Exercise requirements:
Word for word, transcribe the records that follow.

*** Supplied entries ***

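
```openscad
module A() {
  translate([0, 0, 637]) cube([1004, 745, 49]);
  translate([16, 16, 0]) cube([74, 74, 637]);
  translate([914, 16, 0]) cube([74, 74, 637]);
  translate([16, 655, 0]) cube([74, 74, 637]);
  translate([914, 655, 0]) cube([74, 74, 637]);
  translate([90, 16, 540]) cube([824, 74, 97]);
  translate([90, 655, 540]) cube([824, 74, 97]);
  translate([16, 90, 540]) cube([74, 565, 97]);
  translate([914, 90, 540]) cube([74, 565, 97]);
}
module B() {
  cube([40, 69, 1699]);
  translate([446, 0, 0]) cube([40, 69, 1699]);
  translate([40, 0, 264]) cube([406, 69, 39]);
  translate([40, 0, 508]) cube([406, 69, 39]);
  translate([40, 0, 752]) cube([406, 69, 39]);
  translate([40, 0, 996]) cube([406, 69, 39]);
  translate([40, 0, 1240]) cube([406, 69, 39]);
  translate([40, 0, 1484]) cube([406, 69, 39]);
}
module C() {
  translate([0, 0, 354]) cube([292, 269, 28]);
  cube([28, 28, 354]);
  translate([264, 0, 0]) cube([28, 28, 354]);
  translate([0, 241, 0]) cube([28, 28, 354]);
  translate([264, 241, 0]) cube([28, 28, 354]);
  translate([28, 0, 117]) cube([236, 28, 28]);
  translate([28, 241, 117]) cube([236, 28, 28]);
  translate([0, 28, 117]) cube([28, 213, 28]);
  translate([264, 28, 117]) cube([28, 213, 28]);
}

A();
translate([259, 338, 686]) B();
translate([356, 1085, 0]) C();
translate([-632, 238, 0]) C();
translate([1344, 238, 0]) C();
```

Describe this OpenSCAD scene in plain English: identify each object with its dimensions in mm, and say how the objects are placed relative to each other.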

*** End of Supplied entries ***

Answer space:
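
```openscad
module A() {
  translate([0, 0, 637]) cube([1004, 745, 49]);
  translate([16, 16, 0]) cube([74, 74, 637]);
  translate([914, 16, 0]) cube([74, 74, 637]);
  translate([16, 655, 0]) cube([74, 74, 637]);
  translate([914, 655, 0]) cube([74, 74, 637]);
  translate([90, 16, 540]) cube([824, 74, 97]);
  translate([90, 655, 540]) cube([824, 74, 97]);
  translate([16, 90, 540]) cube([74, 565, 97]);
  translate([914, 90, 540]) cube([74, 565, 97]);
}
module B() {
  cube([40, 69, 1699]);
  translate([446, 0, 0]) cube([40, 69, 1699]);
  translate([40, 0, 264]) cube([406, 69, 39]);
  translate([40, 0, 508]) cube([406, 69, 39]);
  translate([40, 0, 752]) cube([406, 69, 39]);
  translate([40, 0, 996]) cube([406, 69, 39]);
  translate([40, 0, 1240]) cube([406, 69, 39]);
  translate([40, 0, 1484]) cube([406, 69, 39]);
}
module C() {
  translate([0, 0, 354]) cube([292, 269, 28]);
  cube([28, 28, 354]);
  translate([264, 0, 0]) cube([28, 28, 354]);
  translate([0, 241, 0]) cube([28, 28, 354]);
  translate([264, 241, 0]) cube([28, 28, 354]);
  translate([28, 0, 117]) cube([236, 28, 28]);
  translate([28, 241, 117]) cube([236, 28, 28]);
  translate([0, 28, 117]) cube([28, 213, 28]);
  translate([264, 28, 117]) cube([28, 213, 28]);
}

A();
translate([259, 338, 686]) B();
translate([356, 1085, 0]) C();
translate([-632, 238, 0]) C();
translate([1344, 238, 0]) C();
```

Describe this OpenSCAD scene in plain English: identify each object with its dimensions in mm, and say how the objects are placed relative to each other.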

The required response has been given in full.